=== What is needed ===
Every line below from the one containing "Given: mass of" to the final line must be reproduced exactly, and no other line may appear in the answer.
*** Data ***
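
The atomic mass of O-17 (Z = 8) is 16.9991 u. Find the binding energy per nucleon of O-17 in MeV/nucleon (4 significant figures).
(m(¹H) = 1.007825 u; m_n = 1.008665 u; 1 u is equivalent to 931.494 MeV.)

With 8 protons and 9 neutrons (A = 17):
Total constituent mass: 8 × 1.007825 + 9 × 1.008665 = 17.140585 u
Mass defect Δm = 17.140585 − 16.9991 = 0.141485 u
Binding energy = Δm·c² = 0.141485 × 931.494 MeV/u = 131.792 MeV
Per nucleon: 131.792 / 17 = 7.752 MeV

7.752 MeV/nucleon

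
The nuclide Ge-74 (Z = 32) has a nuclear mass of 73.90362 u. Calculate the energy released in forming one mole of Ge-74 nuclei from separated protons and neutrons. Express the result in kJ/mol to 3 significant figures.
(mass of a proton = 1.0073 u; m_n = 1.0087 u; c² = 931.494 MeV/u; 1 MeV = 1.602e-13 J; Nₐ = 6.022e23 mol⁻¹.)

6.25e+10 kJ/mol

Total constituent mass: 32 × 1.0073 + 42 × 1.0087 = 74.5990 u
The mass defect is 74.5990 − 73.90362 = 0.69538 u.
Binding energy = Δm·c² = 0.69538 × 931.494 MeV/u = 647.742 MeV
Per nucleus in joules: 647.742 MeV × 1.602e-13 J/MeV = 1.0377e-10 J
Per mole: 1.0377e-10 J × 6.022e23 mol⁻¹ = 6.2490e+13 J/mol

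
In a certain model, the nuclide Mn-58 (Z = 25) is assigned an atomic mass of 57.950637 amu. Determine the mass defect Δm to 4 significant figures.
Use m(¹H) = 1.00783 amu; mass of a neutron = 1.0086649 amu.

0.5311 amu

Σm = 25·m(¹H) + 33·m_n = 25.19575 + 33.2859417 = 58.4816917 amu
The mass defect is 58.4816917 − 57.950637 = 0.5310547 amu.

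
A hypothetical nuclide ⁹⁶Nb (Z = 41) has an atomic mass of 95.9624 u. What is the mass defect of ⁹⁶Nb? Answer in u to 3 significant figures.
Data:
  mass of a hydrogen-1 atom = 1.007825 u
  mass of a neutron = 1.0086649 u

With 41 protons and 55 neutrons (A = 96):
Total constituent mass: 41 × 1.007825 + 55 × 1.0086649 = 96.7973945 u
Mass defect Δm = 96.7973945 − 95.9624 = 0.8349945 u

0.835 u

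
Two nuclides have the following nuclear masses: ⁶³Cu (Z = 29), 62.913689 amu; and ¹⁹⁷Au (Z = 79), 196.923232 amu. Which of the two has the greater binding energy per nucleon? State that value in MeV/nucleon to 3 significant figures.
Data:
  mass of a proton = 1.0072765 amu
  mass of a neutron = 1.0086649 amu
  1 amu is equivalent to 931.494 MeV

⁶³Cu; 8.75 MeV/nucleon

⁶³Cu: Σm = 29(1.0072765) + 34(1.0086649) = 63.5056251 amu; Δm = 0.5919361 amu; E_B = 551.38 MeV; E_B/A = 8.752 MeV
¹⁹⁷Au: Σm = 79(1.0072765) + 118(1.0086649) = 198.5973017 amu; Δm = 1.6740697 amu; E_B = 1559.4 MeV; E_B/A = 7.916 MeV
⁶³Cu has the higher binding energy per nucleon, so it is the more tightly bound nucleus.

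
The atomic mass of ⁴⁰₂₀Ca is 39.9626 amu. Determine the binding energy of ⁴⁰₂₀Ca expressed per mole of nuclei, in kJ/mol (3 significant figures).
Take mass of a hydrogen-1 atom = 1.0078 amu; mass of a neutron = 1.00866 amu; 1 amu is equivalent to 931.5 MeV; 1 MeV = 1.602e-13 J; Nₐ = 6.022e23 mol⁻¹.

3.29e+10 kJ/mol

Σm = 20·m(¹H) + 20·m_n = 20.1560 + 20.17320 = 40.32920 amu
The mass defect is 40.32920 − 39.9626 = 0.36660 amu.
Binding energy = Δm·c² = 0.36660 × 931.5 MeV/amu = 341.488 MeV
Per nucleus in joules: 341.488 MeV × 1.602e-13 J/MeV = 5.4706e-11 J
Per mole: 5.4706e-11 J × 6.022e23 mol⁻¹ = 3.2944e+13 J/mol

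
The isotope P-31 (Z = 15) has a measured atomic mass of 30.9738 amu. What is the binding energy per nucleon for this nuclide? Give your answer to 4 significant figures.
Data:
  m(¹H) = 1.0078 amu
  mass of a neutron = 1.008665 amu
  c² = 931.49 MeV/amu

The nucleus contains 15 protons and 31 − 15 = 16 neutrons.
Mass of separated nucleons = 15(1.0078) + 16(1.008665) = 15.1170 + 16.138640 = 31.255640 amu
The mass defect is 31.255640 − 30.9738 = 0.281840 amu.
Converting to energy: 0.281840 amu × 931.49 MeV/amu = 262.531 MeV
Dividing by A = 31 gives 8.469 MeV per nucleon.

8.469 MeV/nucleon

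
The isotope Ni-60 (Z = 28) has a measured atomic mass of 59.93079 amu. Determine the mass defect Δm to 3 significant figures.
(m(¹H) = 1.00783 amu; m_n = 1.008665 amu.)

0.566 amu

Total constituent mass: 28 × 1.00783 + 32 × 1.008665 = 60.496520 amu
Δm = 60.496520 − 59.93079 = 0.565730 amu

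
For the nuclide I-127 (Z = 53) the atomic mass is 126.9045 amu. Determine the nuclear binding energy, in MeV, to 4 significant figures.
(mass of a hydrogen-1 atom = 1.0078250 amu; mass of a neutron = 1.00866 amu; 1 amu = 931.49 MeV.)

Z = 53, so N = A − Z = 127 − 53 = 74.
Total constituent mass: 53 × 1.0078250 + 74 × 1.00866 = 128.0555650 amu
Mass defect Δm = 128.0555650 − 126.9045 = 1.1510650 amu
Converting to energy: 1.1510650 amu × 931.49 MeV/amu = 1072.21 MeV

1072 MeV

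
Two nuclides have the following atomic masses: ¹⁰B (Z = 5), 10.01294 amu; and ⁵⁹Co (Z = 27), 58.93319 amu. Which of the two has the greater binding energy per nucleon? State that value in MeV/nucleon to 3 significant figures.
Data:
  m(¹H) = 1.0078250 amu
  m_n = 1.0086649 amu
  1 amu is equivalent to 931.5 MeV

¹⁰B: Σm = 5(1.0078250) + 5(1.0086649) = 10.0824495 amu; Δm = 0.0695095 amu; E_B = 64.748 MeV; E_B/A = 6.4748 MeV
⁵⁹Co: Σm = 27(1.0078250) + 32(1.0086649) = 59.4885518 amu; Δm = 0.5553618 amu; E_B = 517.32 MeV; E_B/A = 8.768 MeV
⁵⁹Co has the higher binding energy per nucleon, so it is the more tightly bound nucleus.

⁵⁹Co; 8.77 MeV/nucleon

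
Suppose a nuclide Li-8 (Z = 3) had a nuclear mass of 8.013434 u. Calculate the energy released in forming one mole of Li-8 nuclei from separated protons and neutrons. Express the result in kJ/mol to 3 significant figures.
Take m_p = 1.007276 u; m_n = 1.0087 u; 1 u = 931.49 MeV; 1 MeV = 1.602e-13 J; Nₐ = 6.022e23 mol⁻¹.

The nucleus contains 3 protons and 8 − 3 = 5 neutrons.
Mass of separated nucleons = 3(1.007276) + 5(1.0087) = 3.021828 + 5.0435 = 8.065328 u
Mass defect Δm = 8.065328 − 8.013434 = 0.051894 u
Binding energy = Δm·c² = 0.051894 × 931.49 MeV/u = 48.3387 MeV
Per nucleus in joules: 48.3387 MeV × 1.602e-13 J/MeV = 7.7439e-12 J
Per mole: 7.7439e-12 J × 6.022e23 mol⁻¹ = 4.6634e+12 J/mol

4.66e+09 kJ/mol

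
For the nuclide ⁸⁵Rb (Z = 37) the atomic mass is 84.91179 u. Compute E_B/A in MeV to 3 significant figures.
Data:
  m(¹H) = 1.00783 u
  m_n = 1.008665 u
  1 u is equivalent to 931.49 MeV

8.70 MeV/nucleon

Total constituent mass: 37 × 1.00783 + 48 × 1.008665 = 85.705630 u
Δm = 85.705630 − 84.91179 = 0.793840 u
Converting to energy: 0.793840 u × 931.49 MeV/u = 739.454 MeV
Dividing by A = 85 gives 8.699 MeV per nucleon.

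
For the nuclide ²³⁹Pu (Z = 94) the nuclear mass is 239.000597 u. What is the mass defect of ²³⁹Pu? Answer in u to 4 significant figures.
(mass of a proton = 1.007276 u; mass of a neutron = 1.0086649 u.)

1.940 u

With 94 protons and 145 neutrons (A = 239):
Σm = 94·m_p + 145·m_n = 94.683944 + 146.2564105 = 240.9403545 u
Mass defect Δm = 240.9403545 − 239.000597 = 1.9397575 u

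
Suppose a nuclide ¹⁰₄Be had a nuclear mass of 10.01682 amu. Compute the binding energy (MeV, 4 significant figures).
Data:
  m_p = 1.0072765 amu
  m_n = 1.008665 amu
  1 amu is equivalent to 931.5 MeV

59.87 MeV

With 4 protons and 6 neutrons (A = 10):
Total constituent mass: 4 × 1.0072765 + 6 × 1.008665 = 10.0810960 amu
Δm = 10.0810960 − 10.01682 = 0.0642760 amu
Converting to energy: 0.0642760 amu × 931.5 MeV/amu = 59.8731 MeV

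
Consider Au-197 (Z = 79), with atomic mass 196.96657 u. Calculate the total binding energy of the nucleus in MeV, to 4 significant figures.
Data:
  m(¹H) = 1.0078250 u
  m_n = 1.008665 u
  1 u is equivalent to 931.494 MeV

1559 MeV

Total constituent mass: 79 × 1.0078250 + 118 × 1.008665 = 198.6406450 u
Δm = 198.6406450 − 196.96657 = 1.6740750 u
Converting to energy: 1.6740750 u × 931.494 MeV/u = 1559.39 MeV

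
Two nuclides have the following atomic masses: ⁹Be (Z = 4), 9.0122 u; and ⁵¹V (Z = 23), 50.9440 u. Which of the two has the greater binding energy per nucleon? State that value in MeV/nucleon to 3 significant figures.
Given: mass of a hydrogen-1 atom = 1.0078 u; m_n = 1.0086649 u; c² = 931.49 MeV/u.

⁵¹V; 8.73 MeV/nucleon

⁹Be: Σm = 4(1.0078) + 5(1.0086649) = 9.0745245 u; Δm = 0.0623245 u; E_B = 58.055 MeV; E_B/A = 6.451 MeV
⁵¹V: Σm = 23(1.0078) + 28(1.0086649) = 51.4220172 u; Δm = 0.4780172 u; E_B = 445.27 MeV; E_B/A = 8.731 MeV
⁵¹V has the higher binding energy per nucleon, so it is the more tightly bound nucleus.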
***
=== Solution to this exercise ===
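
Given: mass of a hydrogen-1 atom = 1.0078 u; m_n = 1.0086649 u; c² = 931.49 MeV/u.

⁵¹V; 8.73 MeV/nucleon

⁹Be: Σm = 4(1.0078) + 5(1.0086649) = 9.0745245 u; Δm = 0.0623245 u; E_B = 58.055 MeV; E_B/A = 6.451 MeV
⁵¹V: Σm = 23(1.0078) + 28(1.0086649) = 51.4220172 u; Δm = 0.4780172 u; E_B = 445.27 MeV; E_B/A = 8.731 MeV
⁵¹V has the higher binding energy per nucleon, so it is the more tightly bound nucleus.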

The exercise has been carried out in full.